- WORK INSTRUCTIONS
What follows is a set of records; repeat all of them exactly.

[Stored data entries]
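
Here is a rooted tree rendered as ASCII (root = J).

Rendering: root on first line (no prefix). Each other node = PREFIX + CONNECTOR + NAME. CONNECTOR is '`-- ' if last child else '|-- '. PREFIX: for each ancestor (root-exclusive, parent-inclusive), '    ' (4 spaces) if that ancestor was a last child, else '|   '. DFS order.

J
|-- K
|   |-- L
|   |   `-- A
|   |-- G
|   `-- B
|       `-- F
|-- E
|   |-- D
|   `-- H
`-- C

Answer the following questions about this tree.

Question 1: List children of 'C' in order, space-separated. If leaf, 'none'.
Node C's children (from adjacency): (leaf)

Answer: none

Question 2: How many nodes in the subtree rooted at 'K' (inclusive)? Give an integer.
Subtree rooted at K contains: A, B, F, G, K, L
Count = 6

Answer: 6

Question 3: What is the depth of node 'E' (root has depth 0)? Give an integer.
Path from root to E: J -> E
Depth = number of edges = 1

Answer: 1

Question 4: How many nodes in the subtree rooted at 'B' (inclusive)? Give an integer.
Subtree rooted at B contains: B, F
Count = 2

Answer: 2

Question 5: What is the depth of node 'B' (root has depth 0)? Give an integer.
Path from root to B: J -> K -> B
Depth = number of edges = 2

Answer: 2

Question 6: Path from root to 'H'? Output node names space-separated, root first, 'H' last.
Answer: J E H

Derivation:
Walk down from root: J -> E -> H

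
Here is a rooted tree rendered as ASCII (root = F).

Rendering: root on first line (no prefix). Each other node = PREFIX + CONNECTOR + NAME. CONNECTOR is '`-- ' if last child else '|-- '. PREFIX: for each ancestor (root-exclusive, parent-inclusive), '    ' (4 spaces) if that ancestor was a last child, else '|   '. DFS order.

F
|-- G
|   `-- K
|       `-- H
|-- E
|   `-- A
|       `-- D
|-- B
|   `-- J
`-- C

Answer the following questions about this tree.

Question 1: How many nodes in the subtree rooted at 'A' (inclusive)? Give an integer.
Answer: 2

Derivation:
Subtree rooted at A contains: A, D
Count = 2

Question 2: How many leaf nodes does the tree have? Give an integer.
Leaves (nodes with no children): C, D, H, J

Answer: 4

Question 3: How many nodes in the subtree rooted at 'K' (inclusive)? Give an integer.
Subtree rooted at K contains: H, K
Count = 2

Answer: 2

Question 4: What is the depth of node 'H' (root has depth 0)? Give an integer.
Answer: 3

Derivation:
Path from root to H: F -> G -> K -> H
Depth = number of edges = 3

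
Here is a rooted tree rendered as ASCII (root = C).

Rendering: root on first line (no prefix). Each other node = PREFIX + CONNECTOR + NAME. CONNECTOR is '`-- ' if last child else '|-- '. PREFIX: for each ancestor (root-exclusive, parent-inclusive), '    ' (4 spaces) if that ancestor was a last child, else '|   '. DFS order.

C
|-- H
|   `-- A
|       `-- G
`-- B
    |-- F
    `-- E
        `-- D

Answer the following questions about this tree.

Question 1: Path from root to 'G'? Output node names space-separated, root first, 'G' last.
Answer: C H A G

Derivation:
Walk down from root: C -> H -> A -> G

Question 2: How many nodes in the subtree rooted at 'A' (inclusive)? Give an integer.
Subtree rooted at A contains: A, G
Count = 2

Answer: 2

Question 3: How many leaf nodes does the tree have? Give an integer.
Answer: 3

Derivation:
Leaves (nodes with no children): D, F, G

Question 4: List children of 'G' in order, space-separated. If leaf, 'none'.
Node G's children (from adjacency): (leaf)

Answer: none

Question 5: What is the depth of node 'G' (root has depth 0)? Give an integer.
Answer: 3

Derivation:
Path from root to G: C -> H -> A -> G
Depth = number of edges = 3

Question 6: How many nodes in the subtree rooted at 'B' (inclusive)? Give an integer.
Subtree rooted at B contains: B, D, E, F
Count = 4

Answer: 4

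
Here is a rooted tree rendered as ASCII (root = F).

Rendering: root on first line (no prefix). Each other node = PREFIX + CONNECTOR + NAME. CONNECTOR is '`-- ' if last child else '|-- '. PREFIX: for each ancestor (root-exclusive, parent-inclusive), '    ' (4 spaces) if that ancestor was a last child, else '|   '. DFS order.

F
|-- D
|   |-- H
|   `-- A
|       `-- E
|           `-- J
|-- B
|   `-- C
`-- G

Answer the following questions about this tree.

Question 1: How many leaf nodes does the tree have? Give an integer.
Answer: 4

Derivation:
Leaves (nodes with no children): C, G, H, J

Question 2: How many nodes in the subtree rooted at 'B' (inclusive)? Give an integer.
Answer: 2

Derivation:
Subtree rooted at B contains: B, C
Count = 2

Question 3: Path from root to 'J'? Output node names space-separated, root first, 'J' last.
Answer: F D A E J

Derivation:
Walk down from root: F -> D -> A -> E -> J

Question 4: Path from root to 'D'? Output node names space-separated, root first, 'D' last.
Walk down from root: F -> D

Answer: F D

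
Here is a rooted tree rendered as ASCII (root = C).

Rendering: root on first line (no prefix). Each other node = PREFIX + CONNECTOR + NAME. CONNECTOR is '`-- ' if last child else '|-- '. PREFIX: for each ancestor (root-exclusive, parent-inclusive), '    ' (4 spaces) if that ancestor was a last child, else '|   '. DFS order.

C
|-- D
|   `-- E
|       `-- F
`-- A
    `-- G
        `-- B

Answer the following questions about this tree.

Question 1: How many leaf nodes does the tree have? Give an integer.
Answer: 2

Derivation:
Leaves (nodes with no children): B, F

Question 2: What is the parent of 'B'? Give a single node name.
Scan adjacency: B appears as child of G

Answer: G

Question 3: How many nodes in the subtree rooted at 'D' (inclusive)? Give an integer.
Subtree rooted at D contains: D, E, F
Count = 3

Answer: 3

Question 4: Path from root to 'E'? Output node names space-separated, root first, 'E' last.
Answer: C D E

Derivation:
Walk down from root: C -> D -> E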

- EXPECTED OUTPUT
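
Here is a rooted tree rendered as ASCII (root = J).

Rendering: root on first line (no prefix). Each other node = PREFIX + CONNECTOR + NAME. CONNECTOR is '`-- ' if last child else '|-- '. PREFIX: for each ancestor (root-exclusive, parent-inclusive), '    ' (4 spaces) if that ancestor was a last child, else '|   '. DFS order.

J
|-- K
|   |-- L
|   |   `-- A
|   |-- G
|   `-- B
|       `-- F
|-- E
|   |-- D
|   `-- H
`-- C

Answer the following questions about this tree.

Question 1: List children of 'C' in order, space-separated. If leaf, 'none'.
Node C's children (from adjacency): (leaf)

Answer: none

Question 2: How many nodes in the subtree rooted at 'K' (inclusive)? Give an integer.
Subtree rooted at K contains: A, B, F, G, K, L
Count = 6

Answer: 6

Question 3: What is the depth of node 'E' (root has depth 0)? Give an integer.
Path from root to E: J -> E
Depth = number of edges = 1

Answer: 1

Question 4: How many nodes in the subtree rooted at 'B' (inclusive)? Give an integer.
Subtree rooted at B contains: B, F
Count = 2

Answer: 2

Question 5: What is the depth of node 'B' (root has depth 0)? Give an integer.
Path from root to B: J -> K -> B
Depth = number of edges = 2

Answer: 2

Question 6: Path from root to 'H'? Output node names space-separated, root first, 'H' last.
Answer: J E H

Derivation:
Walk down from root: J -> E -> H

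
Here is a rooted tree rendered as ASCII (root = F).

Rendering: root on first line (no prefix). Each other node = PREFIX + CONNECTOR + NAME. CONNECTOR is '`-- ' if last child else '|-- '. PREFIX: for each ancestor (root-exclusive, parent-inclusive), '    ' (4 spaces) if that ancestor was a last child, else '|   '. DFS order.

F
|-- G
|   `-- K
|       `-- H
|-- E
|   `-- A
|       `-- D
|-- B
|   `-- J
`-- C

Answer the following questions about this tree.

Question 1: How many nodes in the subtree rooted at 'A' (inclusive)? Give an integer.
Answer: 2

Derivation:
Subtree rooted at A contains: A, D
Count = 2

Question 2: How many leaf nodes does the tree have? Give an integer.
Leaves (nodes with no children): C, D, H, J

Answer: 4

Question 3: How many nodes in the subtree rooted at 'K' (inclusive)? Give an integer.
Subtree rooted at K contains: H, K
Count = 2

Answer: 2

Question 4: What is the depth of node 'H' (root has depth 0)? Give an integer.
Answer: 3

Derivation:
Path from root to H: F -> G -> K -> H
Depth = number of edges = 3

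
Here is a rooted tree rendered as ASCII (root = C).

Rendering: root on first line (no prefix). Each other node = PREFIX + CONNECTOR + NAME. CONNECTOR is '`-- ' if last child else '|-- '. PREFIX: for each ancestor (root-exclusive, parent-inclusive), '    ' (4 spaces) if that ancestor was a last child, else '|   '. DFS order.

C
|-- H
|   `-- A
|       `-- G
`-- B
    |-- F
    `-- E
        `-- D

Answer the following questions about this tree.

Question 1: Path from root to 'G'? Output node names space-separated, root first, 'G' last.
Answer: C H A G

Derivation:
Walk down from root: C -> H -> A -> G

Question 2: How many nodes in the subtree rooted at 'A' (inclusive)? Give an integer.
Subtree rooted at A contains: A, G
Count = 2

Answer: 2

Question 3: How many leaf nodes does the tree have? Give an integer.
Answer: 3

Derivation:
Leaves (nodes with no children): D, F, G

Question 4: List children of 'G' in order, space-separated. If leaf, 'none'.
Node G's children (from adjacency): (leaf)

Answer: none

Question 5: What is the depth of node 'G' (root has depth 0)? Give an integer.
Answer: 3

Derivation:
Path from root to G: C -> H -> A -> G
Depth = number of edges = 3

Question 6: How many nodes in the subtree rooted at 'B' (inclusive)? Give an integer.
Subtree rooted at B contains: B, D, E, F
Count = 4

Answer: 4

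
Here is a rooted tree rendered as ASCII (root = F).

Rendering: root on first line (no prefix). Each other node = PREFIX + CONNECTOR + NAME. CONNECTOR is '`-- ' if last child else '|-- '. PREFIX: for each ancestor (root-exclusive, parent-inclusive), '    ' (4 spaces) if that ancestor was a last child, else '|   '. DFS order.

F
|-- D
|   |-- H
|   `-- A
|       `-- E
|           `-- J
|-- B
|   `-- C
`-- G

Answer the following questions about this tree.

Question 1: How many leaf nodes does the tree have? Give an integer.
Answer: 4

Derivation:
Leaves (nodes with no children): C, G, H, J

Question 2: How many nodes in the subtree rooted at 'B' (inclusive)? Give an integer.
Answer: 2

Derivation:
Subtree rooted at B contains: B, C
Count = 2

Question 3: Path from root to 'J'? Output node names space-separated, root first, 'J' last.
Answer: F D A E J

Derivation:
Walk down from root: F -> D -> A -> E -> J

Question 4: Path from root to 'D'? Output node names space-separated, root first, 'D' last.
Walk down from root: F -> D

Answer: F D

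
Here is a rooted tree rendered as ASCII (root = C).

Rendering: root on first line (no prefix). Each other node = PREFIX + CONNECTOR + NAME. CONNECTOR is '`-- ' if last child else '|-- '. PREFIX: for each ancestor (root-exclusive, parent-inclusive), '    ' (4 spaces) if that ancestor was a last child, else '|   '. DFS order.

C
|-- D
|   `-- E
|       `-- F
`-- A
    `-- G
        `-- B

Answer the following questions about this tree.

Question 1: How many leaf nodes does the tree have? Give an integer.
Answer: 2

Derivation:
Leaves (nodes with no children): B, F

Question 2: What is the parent of 'B'? Give a single node name.
Scan adjacency: B appears as child of G

Answer: G

Question 3: How many nodes in the subtree rooted at 'D' (inclusive)? Give an integer.
Subtree rooted at D contains: D, E, F
Count = 3

Answer: 3

Question 4: Path from root to 'E'? Output node names space-separated, root first, 'E' last.
Answer: C D E

Derivation:
Walk down from root: C -> D -> E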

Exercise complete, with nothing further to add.